_ACTIVITY_
Only one portion of the data is to be written out: from the line bearing "Use stress = F(N)" through the line bearing "Mix 96.4 mL". Write it exactly as it appears.

Stored entries
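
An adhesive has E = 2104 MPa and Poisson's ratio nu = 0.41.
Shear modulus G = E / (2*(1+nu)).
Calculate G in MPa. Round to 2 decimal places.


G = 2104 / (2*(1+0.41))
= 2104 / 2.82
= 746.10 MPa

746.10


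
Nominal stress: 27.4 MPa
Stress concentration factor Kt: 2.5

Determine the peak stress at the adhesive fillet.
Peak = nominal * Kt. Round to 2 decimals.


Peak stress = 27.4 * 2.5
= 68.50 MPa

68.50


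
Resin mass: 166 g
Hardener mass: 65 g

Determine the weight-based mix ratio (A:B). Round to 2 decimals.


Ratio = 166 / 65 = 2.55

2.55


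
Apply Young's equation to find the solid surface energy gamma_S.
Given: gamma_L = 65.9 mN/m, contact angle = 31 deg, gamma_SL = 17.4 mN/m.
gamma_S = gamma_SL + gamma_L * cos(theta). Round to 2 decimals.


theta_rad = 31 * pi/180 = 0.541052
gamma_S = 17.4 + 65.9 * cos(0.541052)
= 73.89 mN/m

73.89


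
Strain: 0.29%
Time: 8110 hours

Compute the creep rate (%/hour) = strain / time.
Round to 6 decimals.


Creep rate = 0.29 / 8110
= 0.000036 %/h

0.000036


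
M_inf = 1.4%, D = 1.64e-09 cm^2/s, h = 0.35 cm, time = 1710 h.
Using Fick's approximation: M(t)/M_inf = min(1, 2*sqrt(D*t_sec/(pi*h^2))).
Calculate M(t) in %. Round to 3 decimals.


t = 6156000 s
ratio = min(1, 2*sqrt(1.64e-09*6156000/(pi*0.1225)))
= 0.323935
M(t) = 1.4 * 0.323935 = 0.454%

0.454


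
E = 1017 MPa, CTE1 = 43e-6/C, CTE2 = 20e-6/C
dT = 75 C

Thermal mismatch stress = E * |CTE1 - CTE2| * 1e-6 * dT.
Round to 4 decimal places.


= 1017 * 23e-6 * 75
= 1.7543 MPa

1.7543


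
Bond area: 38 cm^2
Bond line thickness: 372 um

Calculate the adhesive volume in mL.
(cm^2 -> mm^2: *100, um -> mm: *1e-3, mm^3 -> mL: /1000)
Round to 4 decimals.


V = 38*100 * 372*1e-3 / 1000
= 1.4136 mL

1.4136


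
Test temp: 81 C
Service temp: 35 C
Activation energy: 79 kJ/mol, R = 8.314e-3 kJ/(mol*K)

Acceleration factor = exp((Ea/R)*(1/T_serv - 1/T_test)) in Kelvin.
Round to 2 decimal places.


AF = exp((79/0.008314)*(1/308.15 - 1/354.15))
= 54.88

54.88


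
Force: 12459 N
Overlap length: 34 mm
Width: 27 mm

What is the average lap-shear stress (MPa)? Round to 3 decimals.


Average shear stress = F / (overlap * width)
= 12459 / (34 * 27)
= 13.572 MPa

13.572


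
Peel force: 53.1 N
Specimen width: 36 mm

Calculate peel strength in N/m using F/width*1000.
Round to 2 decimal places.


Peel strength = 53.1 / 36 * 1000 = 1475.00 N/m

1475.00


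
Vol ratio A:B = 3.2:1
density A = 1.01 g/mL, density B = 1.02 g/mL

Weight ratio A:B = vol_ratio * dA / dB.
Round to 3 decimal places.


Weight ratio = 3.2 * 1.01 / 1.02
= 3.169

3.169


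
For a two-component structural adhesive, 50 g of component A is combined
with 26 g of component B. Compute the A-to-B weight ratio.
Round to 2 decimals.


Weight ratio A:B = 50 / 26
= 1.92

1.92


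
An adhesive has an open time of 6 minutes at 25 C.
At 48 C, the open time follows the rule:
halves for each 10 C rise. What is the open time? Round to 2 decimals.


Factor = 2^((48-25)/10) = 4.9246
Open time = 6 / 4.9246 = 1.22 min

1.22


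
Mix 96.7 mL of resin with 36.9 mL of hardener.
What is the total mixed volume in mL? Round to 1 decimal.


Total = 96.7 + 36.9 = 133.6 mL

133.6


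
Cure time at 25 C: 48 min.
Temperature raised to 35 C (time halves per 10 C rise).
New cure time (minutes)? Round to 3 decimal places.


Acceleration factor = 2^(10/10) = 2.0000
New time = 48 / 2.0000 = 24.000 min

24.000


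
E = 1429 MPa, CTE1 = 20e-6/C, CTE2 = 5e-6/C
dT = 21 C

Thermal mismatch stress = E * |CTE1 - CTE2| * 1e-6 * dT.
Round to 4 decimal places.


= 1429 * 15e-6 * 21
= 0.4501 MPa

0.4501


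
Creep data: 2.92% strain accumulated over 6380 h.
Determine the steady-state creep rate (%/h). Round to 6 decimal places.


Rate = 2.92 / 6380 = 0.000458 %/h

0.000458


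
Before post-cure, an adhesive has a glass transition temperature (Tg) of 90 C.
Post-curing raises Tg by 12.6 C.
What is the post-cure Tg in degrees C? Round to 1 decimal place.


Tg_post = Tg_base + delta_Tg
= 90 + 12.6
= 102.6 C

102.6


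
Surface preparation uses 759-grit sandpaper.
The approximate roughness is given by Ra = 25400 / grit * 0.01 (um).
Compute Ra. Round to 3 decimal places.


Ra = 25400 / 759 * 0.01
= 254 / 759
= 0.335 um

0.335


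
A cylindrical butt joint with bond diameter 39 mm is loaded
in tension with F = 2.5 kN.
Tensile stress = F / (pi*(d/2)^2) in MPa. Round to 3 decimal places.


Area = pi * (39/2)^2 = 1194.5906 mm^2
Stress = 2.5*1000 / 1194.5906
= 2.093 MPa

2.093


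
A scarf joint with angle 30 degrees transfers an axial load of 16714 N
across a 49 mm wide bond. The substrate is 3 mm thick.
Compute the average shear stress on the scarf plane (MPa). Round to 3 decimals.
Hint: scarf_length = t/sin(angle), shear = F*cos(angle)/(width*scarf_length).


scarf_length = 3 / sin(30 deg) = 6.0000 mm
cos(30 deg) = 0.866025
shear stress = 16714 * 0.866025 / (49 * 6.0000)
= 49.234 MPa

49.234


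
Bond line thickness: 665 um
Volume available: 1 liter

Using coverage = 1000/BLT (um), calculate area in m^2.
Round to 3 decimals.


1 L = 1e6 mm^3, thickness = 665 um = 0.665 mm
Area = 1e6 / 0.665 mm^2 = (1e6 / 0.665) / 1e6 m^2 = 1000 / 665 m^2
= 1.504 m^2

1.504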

...

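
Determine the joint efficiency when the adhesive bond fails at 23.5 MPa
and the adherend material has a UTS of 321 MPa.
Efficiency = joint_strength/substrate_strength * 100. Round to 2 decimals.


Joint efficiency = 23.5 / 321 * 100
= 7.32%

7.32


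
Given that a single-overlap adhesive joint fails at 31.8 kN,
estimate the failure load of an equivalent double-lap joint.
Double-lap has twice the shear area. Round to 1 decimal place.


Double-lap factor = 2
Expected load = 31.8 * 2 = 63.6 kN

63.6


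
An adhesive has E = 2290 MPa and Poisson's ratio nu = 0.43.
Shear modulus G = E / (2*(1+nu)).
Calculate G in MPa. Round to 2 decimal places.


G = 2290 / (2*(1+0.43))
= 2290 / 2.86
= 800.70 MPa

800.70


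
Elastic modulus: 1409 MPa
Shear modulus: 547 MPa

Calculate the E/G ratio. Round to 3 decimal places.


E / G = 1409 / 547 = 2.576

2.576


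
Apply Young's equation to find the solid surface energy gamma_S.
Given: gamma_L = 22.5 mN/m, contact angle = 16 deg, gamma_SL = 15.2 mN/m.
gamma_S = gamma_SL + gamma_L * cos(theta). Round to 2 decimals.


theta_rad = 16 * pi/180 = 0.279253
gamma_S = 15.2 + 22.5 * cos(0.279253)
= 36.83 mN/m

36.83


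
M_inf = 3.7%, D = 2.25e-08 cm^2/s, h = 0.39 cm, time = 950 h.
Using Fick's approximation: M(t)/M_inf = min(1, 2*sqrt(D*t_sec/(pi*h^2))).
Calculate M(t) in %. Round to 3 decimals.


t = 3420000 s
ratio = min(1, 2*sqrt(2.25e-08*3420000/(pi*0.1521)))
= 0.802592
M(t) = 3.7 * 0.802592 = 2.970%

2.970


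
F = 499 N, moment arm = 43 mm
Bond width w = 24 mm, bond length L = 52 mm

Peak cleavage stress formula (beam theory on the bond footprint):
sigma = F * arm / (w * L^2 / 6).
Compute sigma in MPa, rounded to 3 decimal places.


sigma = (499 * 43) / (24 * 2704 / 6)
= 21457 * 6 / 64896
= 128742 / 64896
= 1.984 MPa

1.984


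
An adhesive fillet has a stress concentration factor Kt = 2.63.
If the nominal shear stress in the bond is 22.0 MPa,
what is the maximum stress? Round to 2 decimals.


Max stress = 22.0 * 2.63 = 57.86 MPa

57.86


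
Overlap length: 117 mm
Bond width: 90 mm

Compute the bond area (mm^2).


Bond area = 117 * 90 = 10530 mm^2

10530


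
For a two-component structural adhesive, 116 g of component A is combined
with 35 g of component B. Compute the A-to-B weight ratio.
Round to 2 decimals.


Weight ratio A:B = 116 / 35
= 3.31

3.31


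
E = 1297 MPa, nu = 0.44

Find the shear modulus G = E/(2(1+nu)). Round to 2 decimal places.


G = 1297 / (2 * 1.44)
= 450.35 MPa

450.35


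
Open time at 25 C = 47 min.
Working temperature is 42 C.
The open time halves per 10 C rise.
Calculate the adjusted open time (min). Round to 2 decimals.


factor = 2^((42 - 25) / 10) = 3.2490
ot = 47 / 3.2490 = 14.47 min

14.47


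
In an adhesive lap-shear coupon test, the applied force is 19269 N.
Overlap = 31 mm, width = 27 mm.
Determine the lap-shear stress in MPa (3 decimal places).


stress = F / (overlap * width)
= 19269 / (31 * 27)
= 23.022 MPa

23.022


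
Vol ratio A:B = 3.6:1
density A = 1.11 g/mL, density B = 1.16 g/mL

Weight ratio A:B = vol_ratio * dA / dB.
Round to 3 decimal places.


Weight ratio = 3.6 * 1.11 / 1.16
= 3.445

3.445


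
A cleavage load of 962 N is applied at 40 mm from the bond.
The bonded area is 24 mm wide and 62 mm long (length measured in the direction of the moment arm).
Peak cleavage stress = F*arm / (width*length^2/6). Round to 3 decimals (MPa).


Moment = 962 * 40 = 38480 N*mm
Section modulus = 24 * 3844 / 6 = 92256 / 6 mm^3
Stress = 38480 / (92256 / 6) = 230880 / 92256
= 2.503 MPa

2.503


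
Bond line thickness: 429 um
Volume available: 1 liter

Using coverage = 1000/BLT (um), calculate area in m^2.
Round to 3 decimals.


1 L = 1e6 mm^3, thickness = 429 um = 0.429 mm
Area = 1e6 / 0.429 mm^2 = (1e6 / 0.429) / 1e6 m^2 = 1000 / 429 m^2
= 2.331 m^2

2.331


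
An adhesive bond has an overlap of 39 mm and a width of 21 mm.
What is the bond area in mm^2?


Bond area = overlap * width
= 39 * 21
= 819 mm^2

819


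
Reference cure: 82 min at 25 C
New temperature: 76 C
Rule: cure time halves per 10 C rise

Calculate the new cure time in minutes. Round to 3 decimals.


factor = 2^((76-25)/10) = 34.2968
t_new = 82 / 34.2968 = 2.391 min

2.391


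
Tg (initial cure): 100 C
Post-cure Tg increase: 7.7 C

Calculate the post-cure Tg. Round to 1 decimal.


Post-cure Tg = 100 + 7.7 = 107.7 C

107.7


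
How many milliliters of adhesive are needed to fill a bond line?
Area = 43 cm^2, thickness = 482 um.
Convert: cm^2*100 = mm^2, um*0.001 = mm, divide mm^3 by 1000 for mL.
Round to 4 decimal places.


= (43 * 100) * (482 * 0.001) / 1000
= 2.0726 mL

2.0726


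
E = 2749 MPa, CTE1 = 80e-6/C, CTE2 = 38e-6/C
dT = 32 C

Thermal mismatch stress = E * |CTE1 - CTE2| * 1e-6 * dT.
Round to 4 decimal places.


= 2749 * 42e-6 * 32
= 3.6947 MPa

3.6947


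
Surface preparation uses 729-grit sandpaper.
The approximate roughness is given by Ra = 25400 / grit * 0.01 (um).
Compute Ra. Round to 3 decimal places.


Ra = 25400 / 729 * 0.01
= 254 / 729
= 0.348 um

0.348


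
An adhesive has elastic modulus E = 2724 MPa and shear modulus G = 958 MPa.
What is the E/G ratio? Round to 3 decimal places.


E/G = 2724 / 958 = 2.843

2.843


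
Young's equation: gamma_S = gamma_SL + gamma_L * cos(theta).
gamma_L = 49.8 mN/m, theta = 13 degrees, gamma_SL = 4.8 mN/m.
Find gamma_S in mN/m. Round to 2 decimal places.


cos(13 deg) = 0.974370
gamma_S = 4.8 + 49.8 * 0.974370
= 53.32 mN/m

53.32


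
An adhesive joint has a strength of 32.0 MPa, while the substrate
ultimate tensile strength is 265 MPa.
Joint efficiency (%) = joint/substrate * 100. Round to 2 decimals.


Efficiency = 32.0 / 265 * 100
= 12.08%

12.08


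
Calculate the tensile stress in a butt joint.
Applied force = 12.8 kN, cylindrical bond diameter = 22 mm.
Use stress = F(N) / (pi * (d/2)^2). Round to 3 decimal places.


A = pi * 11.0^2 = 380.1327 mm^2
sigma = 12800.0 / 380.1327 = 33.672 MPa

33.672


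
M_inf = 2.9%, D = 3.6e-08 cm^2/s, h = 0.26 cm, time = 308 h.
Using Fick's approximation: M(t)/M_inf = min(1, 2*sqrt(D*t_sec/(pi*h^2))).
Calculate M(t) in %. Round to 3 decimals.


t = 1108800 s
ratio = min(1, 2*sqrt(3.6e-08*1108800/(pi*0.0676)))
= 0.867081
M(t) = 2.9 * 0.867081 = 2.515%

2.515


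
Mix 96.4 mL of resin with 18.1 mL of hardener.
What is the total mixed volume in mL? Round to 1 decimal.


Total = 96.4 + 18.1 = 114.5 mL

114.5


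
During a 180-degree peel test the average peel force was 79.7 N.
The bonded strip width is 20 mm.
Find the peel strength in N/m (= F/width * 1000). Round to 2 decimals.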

* * *

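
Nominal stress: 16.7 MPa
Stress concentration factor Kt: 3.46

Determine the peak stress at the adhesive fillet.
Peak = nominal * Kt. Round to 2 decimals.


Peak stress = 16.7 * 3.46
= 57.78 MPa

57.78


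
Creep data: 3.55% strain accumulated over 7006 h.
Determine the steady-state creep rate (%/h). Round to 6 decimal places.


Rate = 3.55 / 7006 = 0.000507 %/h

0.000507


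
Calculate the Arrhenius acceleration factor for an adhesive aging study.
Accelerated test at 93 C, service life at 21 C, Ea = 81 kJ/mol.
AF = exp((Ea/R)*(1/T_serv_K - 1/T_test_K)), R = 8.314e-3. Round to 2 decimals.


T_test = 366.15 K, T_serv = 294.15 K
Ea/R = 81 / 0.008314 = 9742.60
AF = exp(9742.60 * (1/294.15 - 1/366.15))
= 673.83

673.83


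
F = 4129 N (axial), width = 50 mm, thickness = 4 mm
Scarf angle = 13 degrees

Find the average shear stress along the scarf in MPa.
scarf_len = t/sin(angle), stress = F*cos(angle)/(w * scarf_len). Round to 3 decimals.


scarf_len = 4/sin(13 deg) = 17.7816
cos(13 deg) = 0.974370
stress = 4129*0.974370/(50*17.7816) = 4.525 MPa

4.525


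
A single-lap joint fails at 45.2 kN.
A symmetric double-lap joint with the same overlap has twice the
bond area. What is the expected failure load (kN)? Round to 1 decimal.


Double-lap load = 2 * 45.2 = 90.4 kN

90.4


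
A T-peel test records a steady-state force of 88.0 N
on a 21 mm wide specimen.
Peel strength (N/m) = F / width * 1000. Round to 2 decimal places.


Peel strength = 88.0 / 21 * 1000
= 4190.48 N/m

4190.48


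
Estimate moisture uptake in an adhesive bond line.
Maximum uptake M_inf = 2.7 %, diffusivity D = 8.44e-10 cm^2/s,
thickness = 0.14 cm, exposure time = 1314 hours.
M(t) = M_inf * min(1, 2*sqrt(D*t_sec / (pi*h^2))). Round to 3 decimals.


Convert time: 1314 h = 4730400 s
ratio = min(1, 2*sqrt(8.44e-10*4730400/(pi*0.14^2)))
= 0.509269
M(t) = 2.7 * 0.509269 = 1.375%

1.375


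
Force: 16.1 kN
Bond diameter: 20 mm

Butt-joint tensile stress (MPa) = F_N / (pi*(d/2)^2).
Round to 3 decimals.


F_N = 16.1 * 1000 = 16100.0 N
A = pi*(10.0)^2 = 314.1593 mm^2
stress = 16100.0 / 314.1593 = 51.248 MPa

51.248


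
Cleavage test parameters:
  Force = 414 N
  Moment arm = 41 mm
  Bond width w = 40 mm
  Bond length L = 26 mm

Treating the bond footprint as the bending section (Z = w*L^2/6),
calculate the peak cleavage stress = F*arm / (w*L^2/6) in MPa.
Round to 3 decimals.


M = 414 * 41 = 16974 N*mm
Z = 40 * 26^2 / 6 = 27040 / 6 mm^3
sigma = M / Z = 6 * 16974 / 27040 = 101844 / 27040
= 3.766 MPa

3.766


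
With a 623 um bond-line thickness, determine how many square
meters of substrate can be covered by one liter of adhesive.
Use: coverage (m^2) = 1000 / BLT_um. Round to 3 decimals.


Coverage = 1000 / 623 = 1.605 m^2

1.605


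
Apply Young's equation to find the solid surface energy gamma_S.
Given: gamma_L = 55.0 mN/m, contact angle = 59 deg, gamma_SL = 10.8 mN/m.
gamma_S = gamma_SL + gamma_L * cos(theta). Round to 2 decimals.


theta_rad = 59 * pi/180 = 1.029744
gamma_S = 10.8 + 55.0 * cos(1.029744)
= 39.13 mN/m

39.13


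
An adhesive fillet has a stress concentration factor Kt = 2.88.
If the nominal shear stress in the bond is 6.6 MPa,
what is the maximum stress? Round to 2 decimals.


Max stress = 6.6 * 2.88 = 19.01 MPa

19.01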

_WRITTEN RESPONSE_
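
Use stress = F(N) / (pi * (d/2)^2). Round to 3 decimal places.


A = pi * 11.0^2 = 380.1327 mm^2
sigma = 12800.0 / 380.1327 = 33.672 MPa

33.672


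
M_inf = 2.9%, D = 3.6e-08 cm^2/s, h = 0.26 cm, time = 308 h.
Using Fick's approximation: M(t)/M_inf = min(1, 2*sqrt(D*t_sec/(pi*h^2))).
Calculate M(t) in %. Round to 3 decimals.


t = 1108800 s
ratio = min(1, 2*sqrt(3.6e-08*1108800/(pi*0.0676)))
= 0.867081
M(t) = 2.9 * 0.867081 = 2.515%

2.515


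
Mix 96.4 mL of resin with 18.1 mL of hardener.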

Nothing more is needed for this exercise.